Exercise prompt: Narrow the data below down to the lines containing "graph".

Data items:
=====

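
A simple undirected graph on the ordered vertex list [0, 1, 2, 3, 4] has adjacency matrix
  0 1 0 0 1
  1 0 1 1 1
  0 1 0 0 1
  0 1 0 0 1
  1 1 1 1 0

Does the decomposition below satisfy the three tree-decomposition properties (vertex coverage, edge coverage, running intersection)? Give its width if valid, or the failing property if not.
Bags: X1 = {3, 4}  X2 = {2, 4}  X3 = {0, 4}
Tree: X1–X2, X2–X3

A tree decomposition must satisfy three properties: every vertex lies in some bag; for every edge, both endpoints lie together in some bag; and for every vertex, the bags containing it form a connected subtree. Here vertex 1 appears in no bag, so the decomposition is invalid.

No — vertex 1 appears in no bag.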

=====

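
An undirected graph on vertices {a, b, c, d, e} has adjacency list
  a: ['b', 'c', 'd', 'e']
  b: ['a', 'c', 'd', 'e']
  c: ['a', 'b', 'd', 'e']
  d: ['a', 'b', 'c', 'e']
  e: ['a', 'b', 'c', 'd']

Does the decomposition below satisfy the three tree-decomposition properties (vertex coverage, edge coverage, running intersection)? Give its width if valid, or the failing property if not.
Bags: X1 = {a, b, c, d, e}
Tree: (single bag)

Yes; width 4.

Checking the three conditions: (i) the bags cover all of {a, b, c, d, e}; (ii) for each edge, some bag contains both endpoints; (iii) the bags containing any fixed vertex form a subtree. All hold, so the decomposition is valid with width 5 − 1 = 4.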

=====

Response to the task:
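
A simple undirected graph on the ordered vertex list [0, 1, 2, 3, 4] has adjacency matrix
An undirected graph on vertices {a, b, c, d, e} has adjacency list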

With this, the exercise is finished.